*** DATA PROVIDED ***

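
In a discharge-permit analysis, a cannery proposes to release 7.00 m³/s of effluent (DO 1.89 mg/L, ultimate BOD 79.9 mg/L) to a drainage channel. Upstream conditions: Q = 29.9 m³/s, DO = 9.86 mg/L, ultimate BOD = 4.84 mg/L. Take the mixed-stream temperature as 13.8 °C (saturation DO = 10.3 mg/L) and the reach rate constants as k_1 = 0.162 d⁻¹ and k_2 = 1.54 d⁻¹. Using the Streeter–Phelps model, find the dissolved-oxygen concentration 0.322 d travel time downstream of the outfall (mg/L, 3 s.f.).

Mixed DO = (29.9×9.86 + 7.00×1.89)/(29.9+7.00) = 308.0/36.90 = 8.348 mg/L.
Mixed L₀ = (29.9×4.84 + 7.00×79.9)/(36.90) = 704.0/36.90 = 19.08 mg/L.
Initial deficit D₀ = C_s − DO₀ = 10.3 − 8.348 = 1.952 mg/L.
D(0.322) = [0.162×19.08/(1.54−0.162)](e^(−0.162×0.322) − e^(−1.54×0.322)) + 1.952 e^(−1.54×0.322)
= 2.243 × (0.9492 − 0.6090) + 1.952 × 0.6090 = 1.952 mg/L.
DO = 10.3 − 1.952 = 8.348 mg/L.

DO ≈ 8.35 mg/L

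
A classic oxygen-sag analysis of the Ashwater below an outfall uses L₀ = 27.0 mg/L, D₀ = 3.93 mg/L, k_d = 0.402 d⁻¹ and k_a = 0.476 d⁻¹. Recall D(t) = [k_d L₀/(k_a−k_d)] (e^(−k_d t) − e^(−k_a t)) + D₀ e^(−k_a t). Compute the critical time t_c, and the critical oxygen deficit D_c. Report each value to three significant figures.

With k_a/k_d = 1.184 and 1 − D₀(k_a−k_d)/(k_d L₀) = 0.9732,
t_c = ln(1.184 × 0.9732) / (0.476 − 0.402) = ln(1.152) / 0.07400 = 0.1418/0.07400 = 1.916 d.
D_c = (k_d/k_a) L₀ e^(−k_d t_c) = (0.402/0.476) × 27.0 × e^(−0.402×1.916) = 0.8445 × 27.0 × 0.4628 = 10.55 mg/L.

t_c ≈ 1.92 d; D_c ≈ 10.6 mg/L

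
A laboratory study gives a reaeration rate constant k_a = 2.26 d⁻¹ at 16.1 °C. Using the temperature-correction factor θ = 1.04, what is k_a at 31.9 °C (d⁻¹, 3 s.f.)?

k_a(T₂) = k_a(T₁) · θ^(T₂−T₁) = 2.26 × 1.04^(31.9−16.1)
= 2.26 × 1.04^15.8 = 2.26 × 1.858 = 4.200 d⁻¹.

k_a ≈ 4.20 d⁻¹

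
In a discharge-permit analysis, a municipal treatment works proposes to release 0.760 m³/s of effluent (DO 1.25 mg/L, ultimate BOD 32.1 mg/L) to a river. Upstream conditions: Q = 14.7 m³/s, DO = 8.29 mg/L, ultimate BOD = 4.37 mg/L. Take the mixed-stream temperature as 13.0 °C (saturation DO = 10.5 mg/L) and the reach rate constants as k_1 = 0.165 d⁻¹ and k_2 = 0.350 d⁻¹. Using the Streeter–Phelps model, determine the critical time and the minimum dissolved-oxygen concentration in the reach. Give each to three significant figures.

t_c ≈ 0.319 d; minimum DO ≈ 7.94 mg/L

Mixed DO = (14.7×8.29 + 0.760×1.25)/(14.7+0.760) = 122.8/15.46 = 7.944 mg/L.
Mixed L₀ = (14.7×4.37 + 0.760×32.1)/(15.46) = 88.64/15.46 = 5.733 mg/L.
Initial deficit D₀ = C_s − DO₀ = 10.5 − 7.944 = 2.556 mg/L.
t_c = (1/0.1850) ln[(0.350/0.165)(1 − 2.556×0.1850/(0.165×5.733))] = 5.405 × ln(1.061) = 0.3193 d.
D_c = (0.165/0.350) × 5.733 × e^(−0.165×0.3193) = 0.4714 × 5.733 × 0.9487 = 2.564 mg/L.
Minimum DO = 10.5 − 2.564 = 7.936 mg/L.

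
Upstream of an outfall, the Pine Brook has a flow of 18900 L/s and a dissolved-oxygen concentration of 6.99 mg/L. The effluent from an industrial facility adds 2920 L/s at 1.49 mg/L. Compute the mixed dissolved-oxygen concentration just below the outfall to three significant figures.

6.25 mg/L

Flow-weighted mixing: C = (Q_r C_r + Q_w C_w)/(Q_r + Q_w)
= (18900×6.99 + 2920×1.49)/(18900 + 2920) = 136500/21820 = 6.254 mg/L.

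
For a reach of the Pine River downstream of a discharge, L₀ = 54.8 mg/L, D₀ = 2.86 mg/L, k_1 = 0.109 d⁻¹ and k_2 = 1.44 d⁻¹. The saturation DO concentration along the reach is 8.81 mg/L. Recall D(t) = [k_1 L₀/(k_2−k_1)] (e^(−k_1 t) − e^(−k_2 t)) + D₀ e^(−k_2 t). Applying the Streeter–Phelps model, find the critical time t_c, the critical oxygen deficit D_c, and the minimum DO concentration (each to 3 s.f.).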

*** End of DATA PROVIDED ***

Transcribe every record above exactly.

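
In a discharge-permit analysis, a cannery proposes to release 7.00 m³/s of effluent (DO 1.89 mg/L, ultimate BOD 79.9 mg/L) to a drainage channel. Upstream conditions: Q = 29.9 m³/s, DO = 9.86 mg/L, ultimate BOD = 4.84 mg/L. Take the mixed-stream temperature as 13.8 °C (saturation DO = 10.3 mg/L) and the reach rate constants as k_1 = 0.162 d⁻¹ and k_2 = 1.54 d⁻¹. Using the Streeter–Phelps model, find the dissolved-oxygen concentration 0.322 d travel time downstream of the outfall (mg/L, 3 s.f.).

Mixed DO = (29.9×9.86 + 7.00×1.89)/(29.9+7.00) = 308.0/36.90 = 8.348 mg/L.
Mixed L₀ = (29.9×4.84 + 7.00×79.9)/(36.90) = 704.0/36.90 = 19.08 mg/L.
Initial deficit D₀ = C_s − DO₀ = 10.3 − 8.348 = 1.952 mg/L.
D(0.322) = [0.162×19.08/(1.54−0.162)](e^(−0.162×0.322) − e^(−1.54×0.322)) + 1.952 e^(−1.54×0.322)
= 2.243 × (0.9492 − 0.6090) + 1.952 × 0.6090 = 1.952 mg/L.
DO = 10.3 − 1.952 = 8.348 mg/L.

DO ≈ 8.35 mg/L

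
A classic oxygen-sag analysis of the Ashwater below an outfall uses L₀ = 27.0 mg/L, D₀ = 3.93 mg/L, k_d = 0.402 d⁻¹ and k_a = 0.476 d⁻¹. Recall D(t) = [k_d L₀/(k_a−k_d)] (e^(−k_d t) − e^(−k_a t)) + D₀ e^(−k_a t). Compute the critical time t_c, and the critical oxygen deficit D_c. Report each value to three significant figures.

With k_a/k_d = 1.184 and 1 − D₀(k_a−k_d)/(k_d L₀) = 0.9732,
t_c = ln(1.184 × 0.9732) / (0.476 − 0.402) = ln(1.152) / 0.07400 = 0.1418/0.07400 = 1.916 d.
D_c = (k_d/k_a) L₀ e^(−k_d t_c) = (0.402/0.476) × 27.0 × e^(−0.402×1.916) = 0.8445 × 27.0 × 0.4628 = 10.55 mg/L.

t_c ≈ 1.92 d; D_c ≈ 10.6 mg/L

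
A laboratory study gives a reaeration rate constant k_a = 2.26 d⁻¹ at 16.1 °C. Using the temperature-correction factor θ = 1.04, what is k_a at 31.9 °C (d⁻¹, 3 s.f.)?

k_a(T₂) = k_a(T₁) · θ^(T₂−T₁) = 2.26 × 1.04^(31.9−16.1)
= 2.26 × 1.04^15.8 = 2.26 × 1.858 = 4.200 d⁻¹.

k_a ≈ 4.20 d⁻¹

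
In a discharge-permit analysis, a municipal treatment works proposes to release 0.760 m³/s of effluent (DO 1.25 mg/L, ultimate BOD 32.1 mg/L) to a river. Upstream conditions: Q = 14.7 m³/s, DO = 8.29 mg/L, ultimate BOD = 4.37 mg/L. Take the mixed-stream temperature as 13.0 °C (saturation DO = 10.5 mg/L) and the reach rate constants as k_1 = 0.165 d⁻¹ and k_2 = 0.350 d⁻¹. Using the Streeter–Phelps model, determine the critical time and the minimum dissolved-oxygen concentration in the reach. Give each to three significant figures.

t_c ≈ 0.319 d; minimum DO ≈ 7.94 mg/L

Mixed DO = (14.7×8.29 + 0.760×1.25)/(14.7+0.760) = 122.8/15.46 = 7.944 mg/L.
Mixed L₀ = (14.7×4.37 + 0.760×32.1)/(15.46) = 88.64/15.46 = 5.733 mg/L.
Initial deficit D₀ = C_s − DO₀ = 10.5 − 7.944 = 2.556 mg/L.
t_c = (1/0.1850) ln[(0.350/0.165)(1 − 2.556×0.1850/(0.165×5.733))] = 5.405 × ln(1.061) = 0.3193 d.
D_c = (0.165/0.350) × 5.733 × e^(−0.165×0.3193) = 0.4714 × 5.733 × 0.9487 = 2.564 mg/L.
Minimum DO = 10.5 − 2.564 = 7.936 mg/L.

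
Upstream of an outfall, the Pine Brook has a flow of 18900 L/s and a dissolved-oxygen concentration of 6.99 mg/L. The effluent from an industrial facility adds 2920 L/s at 1.49 mg/L. Compute the mixed dissolved-oxygen concentration just below the outfall to three significant figures.

6.25 mg/L

Flow-weighted mixing: C = (Q_r C_r + Q_w C_w)/(Q_r + Q_w)
= (18900×6.99 + 2920×1.49)/(18900 + 2920) = 136500/21820 = 6.254 mg/L.

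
For a reach of the Pine River downstream of a discharge, L₀ = 54.8 mg/L, D₀ = 2.86 mg/L, k_1 = 0.109 d⁻¹ and k_2 = 1.44 d⁻¹. The saturation DO concentration along the reach is 8.81 mg/L. Recall D(t) = [k_1 L₀/(k_2−k_1)] (e^(−k_1 t) − e^(−k_2 t)) + D₀ e^(−k_2 t). Applying the Streeter–Phelps model, find the critical time t_c, the critical oxygen deficit D_c, and the minimum DO concentration (each to 3 s.f.).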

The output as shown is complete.